__INSTRUCTIONS TO FOLLOW__
Starting with the first line and ending with the last, transcribe the data exactly.
■ ■ ■ ■
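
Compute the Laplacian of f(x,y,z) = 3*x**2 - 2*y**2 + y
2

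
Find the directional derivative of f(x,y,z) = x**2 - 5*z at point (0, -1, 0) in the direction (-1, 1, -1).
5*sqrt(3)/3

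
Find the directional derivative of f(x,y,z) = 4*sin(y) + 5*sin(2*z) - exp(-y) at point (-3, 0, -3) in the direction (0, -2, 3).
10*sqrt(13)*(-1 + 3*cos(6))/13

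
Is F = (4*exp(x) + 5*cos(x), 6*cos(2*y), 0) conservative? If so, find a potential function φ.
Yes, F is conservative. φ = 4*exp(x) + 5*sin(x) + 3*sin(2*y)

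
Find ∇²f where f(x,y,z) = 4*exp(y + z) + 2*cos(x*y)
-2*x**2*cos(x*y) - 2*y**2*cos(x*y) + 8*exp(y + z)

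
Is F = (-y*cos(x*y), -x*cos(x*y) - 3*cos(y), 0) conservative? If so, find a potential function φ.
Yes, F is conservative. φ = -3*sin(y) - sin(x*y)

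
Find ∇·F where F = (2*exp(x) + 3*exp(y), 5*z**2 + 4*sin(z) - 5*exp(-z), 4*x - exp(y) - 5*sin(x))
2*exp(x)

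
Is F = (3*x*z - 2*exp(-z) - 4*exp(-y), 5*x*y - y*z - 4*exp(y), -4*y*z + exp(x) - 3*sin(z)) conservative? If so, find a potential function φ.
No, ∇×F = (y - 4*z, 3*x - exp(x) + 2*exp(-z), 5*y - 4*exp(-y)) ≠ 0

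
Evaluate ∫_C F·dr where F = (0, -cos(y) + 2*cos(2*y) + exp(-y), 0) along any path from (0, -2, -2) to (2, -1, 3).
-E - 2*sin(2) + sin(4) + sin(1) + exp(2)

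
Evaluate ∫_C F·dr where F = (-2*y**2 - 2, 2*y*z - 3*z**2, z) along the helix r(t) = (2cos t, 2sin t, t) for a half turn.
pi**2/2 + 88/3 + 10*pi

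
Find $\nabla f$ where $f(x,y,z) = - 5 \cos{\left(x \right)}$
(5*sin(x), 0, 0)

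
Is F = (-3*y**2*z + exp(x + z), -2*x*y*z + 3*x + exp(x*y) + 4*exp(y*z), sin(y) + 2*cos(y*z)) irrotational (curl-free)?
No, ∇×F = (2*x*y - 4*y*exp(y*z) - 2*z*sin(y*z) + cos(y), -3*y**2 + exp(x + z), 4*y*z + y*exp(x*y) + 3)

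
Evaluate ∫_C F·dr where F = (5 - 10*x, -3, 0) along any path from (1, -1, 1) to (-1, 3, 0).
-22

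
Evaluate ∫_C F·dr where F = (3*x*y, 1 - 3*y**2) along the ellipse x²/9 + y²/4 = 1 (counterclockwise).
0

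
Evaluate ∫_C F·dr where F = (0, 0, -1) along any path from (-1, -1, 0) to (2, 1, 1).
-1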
■ ■ ■ ■
__TASK RESPONSE__
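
Compute the Laplacian of f(x,y,z) = 3*x**2 - 2*y**2 + y
2

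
Find the directional derivative of f(x,y,z) = x**2 - 5*z at point (0, -1, 0) in the direction (-1, 1, -1).
5*sqrt(3)/3

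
Find the directional derivative of f(x,y,z) = 4*sin(y) + 5*sin(2*z) - exp(-y) at point (-3, 0, -3) in the direction (0, -2, 3).
10*sqrt(13)*(-1 + 3*cos(6))/13

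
Is F = (4*exp(x) + 5*cos(x), 6*cos(2*y), 0) conservative? If so, find a potential function φ.
Yes, F is conservative. φ = 4*exp(x) + 5*sin(x) + 3*sin(2*y)

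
Find ∇²f where f(x,y,z) = 4*exp(y + z) + 2*cos(x*y)
-2*x**2*cos(x*y) - 2*y**2*cos(x*y) + 8*exp(y + z)

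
Is F = (-y*cos(x*y), -x*cos(x*y) - 3*cos(y), 0) conservative? If so, find a potential function φ.
Yes, F is conservative. φ = -3*sin(y) - sin(x*y)

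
Find ∇·F where F = (2*exp(x) + 3*exp(y), 5*z**2 + 4*sin(z) - 5*exp(-z), 4*x - exp(y) - 5*sin(x))
2*exp(x)

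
Is F = (3*x*z - 2*exp(-z) - 4*exp(-y), 5*x*y - y*z - 4*exp(y), -4*y*z + exp(x) - 3*sin(z)) conservative? If so, find a potential function φ.
No, ∇×F = (y - 4*z, 3*x - exp(x) + 2*exp(-z), 5*y - 4*exp(-y)) ≠ 0

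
Evaluate ∫_C F·dr where F = (0, -cos(y) + 2*cos(2*y) + exp(-y), 0) along any path from (0, -2, -2) to (2, -1, 3).
-E - 2*sin(2) + sin(4) + sin(1) + exp(2)

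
Evaluate ∫_C F·dr where F = (-2*y**2 - 2, 2*y*z - 3*z**2, z) along the helix r(t) = (2cos t, 2sin t, t) for a half turn.
pi**2/2 + 88/3 + 10*pi

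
Find $\nabla f$ where $f(x,y,z) = - 5 \cos{\left(x \right)}$
(5*sin(x), 0, 0)

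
Is F = (-3*y**2*z + exp(x + z), -2*x*y*z + 3*x + exp(x*y) + 4*exp(y*z), sin(y) + 2*cos(y*z)) irrotational (curl-free)?
No, ∇×F = (2*x*y - 4*y*exp(y*z) - 2*z*sin(y*z) + cos(y), -3*y**2 + exp(x + z), 4*y*z + y*exp(x*y) + 3)

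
Evaluate ∫_C F·dr where F = (5 - 10*x, -3, 0) along any path from (1, -1, 1) to (-1, 3, 0).
-22

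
Evaluate ∫_C F·dr where F = (3*x*y, 1 - 3*y**2) along the ellipse x²/9 + y²/4 = 1 (counterclockwise).
0

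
Evaluate ∫_C F·dr where F = (0, 0, -1) along any path from (-1, -1, 0) to (2, 1, 1).
-1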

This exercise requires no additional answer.